Reproduce the records below word for word.

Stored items
========

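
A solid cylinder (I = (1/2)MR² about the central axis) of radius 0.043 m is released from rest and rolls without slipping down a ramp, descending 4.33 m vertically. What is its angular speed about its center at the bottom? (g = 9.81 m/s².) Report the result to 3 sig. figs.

With I = (1/2)MR², the ratio k = I/(MR²) is 0.5.
The rolling condition ω = v/R makes the rotational term ½I(v/R)² = ½kMv², so KE_total = ½(1+k)Mv² = (3/4)Mv².
Energy conservation Mgh = ½(1+k)Mv² gives v = √(2gh/(1+k)) = √(2 × 9.81 × 4.33 / 1.5) = 7.526 m/s.
The angular speed follows from ω = v/R = 7.526/0.043 ≈ 175 rad/s.

ω ≈ 175 rad/s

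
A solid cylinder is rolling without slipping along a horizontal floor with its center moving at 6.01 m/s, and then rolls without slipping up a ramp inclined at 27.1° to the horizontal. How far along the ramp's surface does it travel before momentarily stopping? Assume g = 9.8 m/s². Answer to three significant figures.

For this body I = (1/2)MR², i.e. k = I/(MR²) = 0.5.
Pure rolling means v = ωR; then KE = ½Mv² + ½I(v/R)² = ½(1+k)Mv² = (3/4)Mv².
Setting this equal to Mgh gives the vertical rise h = (1+k)v₀²/(2g) = 1.5×6.01²/(2×9.8) = 2.764 m.
The distance along the slope is d = h/sinθ = 2.764/sin27.1° ≈ 6.07 m.

d ≈ 6.07 m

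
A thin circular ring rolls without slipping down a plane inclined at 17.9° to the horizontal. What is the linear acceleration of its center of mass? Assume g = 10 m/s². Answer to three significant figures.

a ≈ 1.54 m/s²

With I = MR², the ratio k = I/(MR²) is 1.
Translational: Mg sinθ − f = Ma. Rotational about the CM: fR = Iα = kMRa, so f = kMa.
Eliminating f: Mg sinθ = (1+k)Ma, so a = g sinθ/(1+k) = 10 × sin17.9° / 2 ≈ 1.54 m/s².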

========

## RESPONSE AREA
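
A solid cylinder (I = (1/2)MR² about the central axis) of radius 0.043 m is released from rest and rolls without slipping down a ramp, descending 4.33 m vertically. What is its angular speed about its center at the bottom? (g = 9.81 m/s².) Report the result to 3 sig. figs.

With I = (1/2)MR², the ratio k = I/(MR²) is 0.5.
The rolling condition ω = v/R makes the rotational term ½I(v/R)² = ½kMv², so KE_total = ½(1+k)Mv² = (3/4)Mv².
Energy conservation Mgh = ½(1+k)Mv² gives v = √(2gh/(1+k)) = √(2 × 9.81 × 4.33 / 1.5) = 7.526 m/s.
The angular speed follows from ω = v/R = 7.526/0.043 ≈ 175 rad/s.

ω ≈ 175 rad/s

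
A solid cylinder is rolling without slipping along a horizontal floor with its center moving at 6.01 m/s, and then rolls without slipping up a ramp inclined at 27.1° to the horizontal. How far along the ramp's surface does it travel before momentarily stopping? Assume g = 9.8 m/s². Answer to three significant figures.

For this body I = (1/2)MR², i.e. k = I/(MR²) = 0.5.
Pure rolling means v = ωR; then KE = ½Mv² + ½I(v/R)² = ½(1+k)Mv² = (3/4)Mv².
Setting this equal to Mgh gives the vertical rise h = (1+k)v₀²/(2g) = 1.5×6.01²/(2×9.8) = 2.764 m.
The distance along the slope is d = h/sinθ = 2.764/sin27.1° ≈ 6.07 m.

d ≈ 6.07 m

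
A thin circular ring rolls without slipping down a plane inclined at 17.9° to the horizontal. What is the linear acceleration of its center of mass? Assume g = 10 m/s². Answer to three significant figures.

a ≈ 1.54 m/s²

With I = MR², the ratio k = I/(MR²) is 1.
Translational: Mg sinθ − f = Ma. Rotational about the CM: fR = Iα = kMRa, so f = kMa.
Eliminating f: Mg sinθ = (1+k)Ma, so a = g sinθ/(1+k) = 10 × sin17.9° / 2 ≈ 1.54 m/s².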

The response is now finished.